═════ PROVIDED RECORDS
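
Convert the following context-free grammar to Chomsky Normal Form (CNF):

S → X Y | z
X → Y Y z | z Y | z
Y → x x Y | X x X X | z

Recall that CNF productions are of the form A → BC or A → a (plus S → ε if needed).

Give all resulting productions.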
══════════
## WORK REQUEST
An exact copy of the lines from the one with "X → Y Y z | z Y | z" to the final line of the entries is all that the answer should hold.

## WRITTEN SOLUTION
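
X → Y Y z | z Y | z
Y → x x Y | X x X X | z

Recall that CNF productions are of the form A → BC or A → a (plus S → ε if needed).

Give all resulting productions.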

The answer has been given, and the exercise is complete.